*The problem*
Transcribe every record beneath, precisely as written.

(Stored items)
________________

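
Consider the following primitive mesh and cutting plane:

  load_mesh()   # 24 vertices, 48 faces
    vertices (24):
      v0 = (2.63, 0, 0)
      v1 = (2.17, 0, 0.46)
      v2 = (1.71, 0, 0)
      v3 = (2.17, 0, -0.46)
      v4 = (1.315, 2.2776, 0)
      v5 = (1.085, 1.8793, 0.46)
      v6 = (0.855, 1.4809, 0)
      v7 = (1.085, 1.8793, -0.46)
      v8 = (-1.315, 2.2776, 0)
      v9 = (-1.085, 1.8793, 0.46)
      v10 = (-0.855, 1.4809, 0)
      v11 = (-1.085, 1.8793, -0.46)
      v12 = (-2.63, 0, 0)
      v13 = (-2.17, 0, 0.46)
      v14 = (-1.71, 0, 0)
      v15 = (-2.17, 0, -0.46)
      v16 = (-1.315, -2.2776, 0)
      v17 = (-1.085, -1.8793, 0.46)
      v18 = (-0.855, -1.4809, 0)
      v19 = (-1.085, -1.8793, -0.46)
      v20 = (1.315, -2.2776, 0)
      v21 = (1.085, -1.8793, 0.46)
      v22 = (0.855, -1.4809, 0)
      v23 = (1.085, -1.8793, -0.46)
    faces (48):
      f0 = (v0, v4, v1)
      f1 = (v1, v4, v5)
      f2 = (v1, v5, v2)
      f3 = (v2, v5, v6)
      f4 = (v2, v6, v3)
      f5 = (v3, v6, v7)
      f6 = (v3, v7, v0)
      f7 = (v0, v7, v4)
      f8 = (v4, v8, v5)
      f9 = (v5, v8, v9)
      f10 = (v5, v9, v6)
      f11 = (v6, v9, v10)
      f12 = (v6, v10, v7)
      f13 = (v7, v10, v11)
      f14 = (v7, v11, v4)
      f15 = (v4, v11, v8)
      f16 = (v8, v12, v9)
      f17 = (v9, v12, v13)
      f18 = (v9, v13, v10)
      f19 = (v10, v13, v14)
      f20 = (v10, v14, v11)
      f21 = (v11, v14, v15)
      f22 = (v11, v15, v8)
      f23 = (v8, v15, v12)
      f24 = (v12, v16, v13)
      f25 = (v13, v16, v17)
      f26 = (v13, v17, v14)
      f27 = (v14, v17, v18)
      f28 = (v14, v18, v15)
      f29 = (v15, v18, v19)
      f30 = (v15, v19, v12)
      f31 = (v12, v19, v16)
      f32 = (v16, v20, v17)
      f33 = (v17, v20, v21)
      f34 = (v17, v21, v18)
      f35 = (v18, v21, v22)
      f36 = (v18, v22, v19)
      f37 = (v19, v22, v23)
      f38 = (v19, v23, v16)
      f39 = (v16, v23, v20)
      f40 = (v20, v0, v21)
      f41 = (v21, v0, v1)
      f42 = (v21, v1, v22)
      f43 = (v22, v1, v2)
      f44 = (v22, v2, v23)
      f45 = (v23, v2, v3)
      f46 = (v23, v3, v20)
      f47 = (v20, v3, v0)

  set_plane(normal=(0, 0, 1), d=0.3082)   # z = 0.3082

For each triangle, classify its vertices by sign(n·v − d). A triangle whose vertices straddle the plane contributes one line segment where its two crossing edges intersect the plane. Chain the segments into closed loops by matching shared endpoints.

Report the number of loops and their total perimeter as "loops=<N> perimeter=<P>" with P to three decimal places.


loops=2 perimeter=26.040

Straddling triangles (24 of 48):
  (v0,v4,v1) [--+] → (1.88785, 0.751608, 0.3082)–(2.3218, 0, 0.3082)  len=0.8679
  (v1,v4,v5) [+-+] → (1.88785, 0.751608, 0.3082)–(1.1609, 2.01074, 0.3082)  len=1.4539
  (v1,v5,v2) [++-] → (1.29125, 1.25913, 0.3082)–(2.0182, 0, 0.3082)  len=1.4539
  (v2,v5,v6) [-+-] → (1.29125, 1.25913, 0.3082)–(1.0091, 1.74783, 0.3082)  len=0.5643
  (v4,v8,v5) [--+] → (0.293, 2.01074, 0.3082)–(1.1609, 2.01074, 0.3082)  len=0.8679
  (v5,v8,v9) [+-+] → (0.293, 2.01074, 0.3082)–(-1.1609, 2.01074, 0.3082)  len=1.4539
  (v5,v9,v6) [++-] → (-0.4448, 1.74783, 0.3082)–(1.0091, 1.74783, 0.3082)  len=1.4539
  (v6,v9,v10) [-+-] → (-0.4448, 1.74783, 0.3082)–(-1.0091, 1.74783, 0.3082)  len=0.5643
  (v8,v12,v9) [--+] → (-1.59485, 1.25913, 0.3082)–(-1.1609, 2.01074, 0.3082)  len=0.8679
  (v9,v12,v13) [+-+] → (-1.59485, 1.25913, 0.3082)–(-2.3218, 0, 0.3082)  len=1.4539
  (v9,v13,v10) [++-] → (-1.73605, 0.488697, 0.3082)–(-1.0091, 1.74783, 0.3082)  len=1.4539
  (v10,v13,v14) [-+-] → (-1.73605, 0.488697, 0.3082)–(-2.0182, 0, 0.3082)  len=0.5643
  (v12,v16,v13) [--+] → (-1.88785, -0.751608, 0.3082)–(-2.3218, 0, 0.3082)  len=0.8679
  (v13,v16,v17) [+-+] → (-1.88785, -0.751608, 0.3082)–(-1.1609, -2.01074, 0.3082)  len=1.4539
  (v13,v17,v14) [++-] → (-1.29125, -1.25913, 0.3082)–(-2.0182, 0, 0.3082)  len=1.4539
  (v14,v17,v18) [-+-] → (-1.29125, -1.25913, 0.3082)–(-1.0091, -1.74783, 0.3082)  len=0.5643
  (v16,v20,v17) [--+] → (-0.293, -2.01074, 0.3082)–(-1.1609, -2.01074, 0.3082)  len=0.8679
  (v17,v20,v21) [+-+] → (-0.293, -2.01074, 0.3082)–(1.1609, -2.01074, 0.3082)  len=1.4539
  (v17,v21,v18) [++-] → (0.4448, -1.74783, 0.3082)–(-1.0091, -1.74783, 0.3082)  len=1.4539
  (v18,v21,v22) [-+-] → (0.4448, -1.74783, 0.3082)–(1.0091, -1.74783, 0.3082)  len=0.5643
  (v20,v0,v21) [--+] → (1.59485, -1.25913, 0.3082)–(1.1609, -2.01074, 0.3082)  len=0.8679
  (v21,v0,v1) [+-+] → (1.59485, -1.25913, 0.3082)–(2.3218, 0, 0.3082)  len=1.4539
  (v21,v1,v22) [++-] → (1.73605, -0.488697, 0.3082)–(1.0091, -1.74783, 0.3082)  len=1.4539
  (v22,v1,v2) [-+-] → (1.73605, -0.488697, 0.3082)–(2.0182, 0, 0.3082)  len=0.5643

Chained into 2 loop(s):
  loop 1: 12 segments, perimeter = 13.9308
  loop 2: 12 segments, perimeter = 12.1093
Total perimeter = 26.040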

________________

*Output below*
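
Consider the following primitive mesh and cutting plane:

  load_mesh()   # 24 vertices, 48 faces
    vertices (24):
      v0 = (2.63, 0, 0)
      v1 = (2.17, 0, 0.46)
      v2 = (1.71, 0, 0)
      v3 = (2.17, 0, -0.46)
      v4 = (1.315, 2.2776, 0)
      v5 = (1.085, 1.8793, 0.46)
      v6 = (0.855, 1.4809, 0)
      v7 = (1.085, 1.8793, -0.46)
      v8 = (-1.315, 2.2776, 0)
      v9 = (-1.085, 1.8793, 0.46)
      v10 = (-0.855, 1.4809, 0)
      v11 = (-1.085, 1.8793, -0.46)
      v12 = (-2.63, 0, 0)
      v13 = (-2.17, 0, 0.46)
      v14 = (-1.71, 0, 0)
      v15 = (-2.17, 0, -0.46)
      v16 = (-1.315, -2.2776, 0)
      v17 = (-1.085, -1.8793, 0.46)
      v18 = (-0.855, -1.4809, 0)
      v19 = (-1.085, -1.8793, -0.46)
      v20 = (1.315, -2.2776, 0)
      v21 = (1.085, -1.8793, 0.46)
      v22 = (0.855, -1.4809, 0)
      v23 = (1.085, -1.8793, -0.46)
    faces (48):
      f0 = (v0, v4, v1)
      f1 = (v1, v4, v5)
      f2 = (v1, v5, v2)
      f3 = (v2, v5, v6)
      f4 = (v2, v6, v3)
      f5 = (v3, v6, v7)
      f6 = (v3, v7, v0)
      f7 = (v0, v7, v4)
      f8 = (v4, v8, v5)
      f9 = (v5, v8, v9)
      f10 = (v5, v9, v6)
      f11 = (v6, v9, v10)
      f12 = (v6, v10, v7)
      f13 = (v7, v10, v11)
      f14 = (v7, v11, v4)
      f15 = (v4, v11, v8)
      f16 = (v8, v12, v9)
      f17 = (v9, v12, v13)
      f18 = (v9, v13, v10)
      f19 = (v10, v13, v14)
      f20 = (v10, v14, v11)
      f21 = (v11, v14, v15)
      f22 = (v11, v15, v8)
      f23 = (v8, v15, v12)
      f24 = (v12, v16, v13)
      f25 = (v13, v16, v17)
      f26 = (v13, v17, v14)
      f27 = (v14, v17, v18)
      f28 = (v14, v18, v15)
      f29 = (v15, v18, v19)
      f30 = (v15, v19, v12)
      f31 = (v12, v19, v16)
      f32 = (v16, v20, v17)
      f33 = (v17, v20, v21)
      f34 = (v17, v21, v18)
      f35 = (v18, v21, v22)
      f36 = (v18, v22, v19)
      f37 = (v19, v22, v23)
      f38 = (v19, v23, v16)
      f39 = (v16, v23, v20)
      f40 = (v20, v0, v21)
      f41 = (v21, v0, v1)
      f42 = (v21, v1, v22)
      f43 = (v22, v1, v2)
      f44 = (v22, v2, v23)
      f45 = (v23, v2, v3)
      f46 = (v23, v3, v20)
      f47 = (v20, v3, v0)

  set_plane(normal=(0, 0, 1), d=0.3082)   # z = 0.3082

For each triangle, classify its vertices by sign(n·v − d). A triangle whose vertices straddle the plane contributes one line segment where its two crossing edges intersect the plane. Chain the segments into closed loops by matching shared endpoints.

Report the number of loops and their total perimeter as "loops=<N> perimeter=<P>" with P to three decimal places.


loops=2 perimeter=26.040

Straddling triangles (24 of 48):
  (v0,v4,v1) [--+] → (1.88785, 0.751608, 0.3082)–(2.3218, 0, 0.3082)  len=0.8679
  (v1,v4,v5) [+-+] → (1.88785, 0.751608, 0.3082)–(1.1609, 2.01074, 0.3082)  len=1.4539
  (v1,v5,v2) [++-] → (1.29125, 1.25913, 0.3082)–(2.0182, 0, 0.3082)  len=1.4539
  (v2,v5,v6) [-+-] → (1.29125, 1.25913, 0.3082)–(1.0091, 1.74783, 0.3082)  len=0.5643
  (v4,v8,v5) [--+] → (0.293, 2.01074, 0.3082)–(1.1609, 2.01074, 0.3082)  len=0.8679
  (v5,v8,v9) [+-+] → (0.293, 2.01074, 0.3082)–(-1.1609, 2.01074, 0.3082)  len=1.4539
  (v5,v9,v6) [++-] → (-0.4448, 1.74783, 0.3082)–(1.0091, 1.74783, 0.3082)  len=1.4539
  (v6,v9,v10) [-+-] → (-0.4448, 1.74783, 0.3082)–(-1.0091, 1.74783, 0.3082)  len=0.5643
  (v8,v12,v9) [--+] → (-1.59485, 1.25913, 0.3082)–(-1.1609, 2.01074, 0.3082)  len=0.8679
  (v9,v12,v13) [+-+] → (-1.59485, 1.25913, 0.3082)–(-2.3218, 0, 0.3082)  len=1.4539
  (v9,v13,v10) [++-] → (-1.73605, 0.488697, 0.3082)–(-1.0091, 1.74783, 0.3082)  len=1.4539
  (v10,v13,v14) [-+-] → (-1.73605, 0.488697, 0.3082)–(-2.0182, 0, 0.3082)  len=0.5643
  (v12,v16,v13) [--+] → (-1.88785, -0.751608, 0.3082)–(-2.3218, 0, 0.3082)  len=0.8679
  (v13,v16,v17) [+-+] → (-1.88785, -0.751608, 0.3082)–(-1.1609, -2.01074, 0.3082)  len=1.4539
  (v13,v17,v14) [++-] → (-1.29125, -1.25913, 0.3082)–(-2.0182, 0, 0.3082)  len=1.4539
  (v14,v17,v18) [-+-] → (-1.29125, -1.25913, 0.3082)–(-1.0091, -1.74783, 0.3082)  len=0.5643
  (v16,v20,v17) [--+] → (-0.293, -2.01074, 0.3082)–(-1.1609, -2.01074, 0.3082)  len=0.8679
  (v17,v20,v21) [+-+] → (-0.293, -2.01074, 0.3082)–(1.1609, -2.01074, 0.3082)  len=1.4539
  (v17,v21,v18) [++-] → (0.4448, -1.74783, 0.3082)–(-1.0091, -1.74783, 0.3082)  len=1.4539
  (v18,v21,v22) [-+-] → (0.4448, -1.74783, 0.3082)–(1.0091, -1.74783, 0.3082)  len=0.5643
  (v20,v0,v21) [--+] → (1.59485, -1.25913, 0.3082)–(1.1609, -2.01074, 0.3082)  len=0.8679
  (v21,v0,v1) [+-+] → (1.59485, -1.25913, 0.3082)–(2.3218, 0, 0.3082)  len=1.4539
  (v21,v1,v22) [++-] → (1.73605, -0.488697, 0.3082)–(1.0091, -1.74783, 0.3082)  len=1.4539
  (v22,v1,v2) [-+-] → (1.73605, -0.488697, 0.3082)–(2.0182, 0, 0.3082)  len=0.5643

Chained into 2 loop(s):
  loop 1: 12 segments, perimeter = 13.9308
  loop 2: 12 segments, perimeter = 12.1093
Total perimeter = 26.040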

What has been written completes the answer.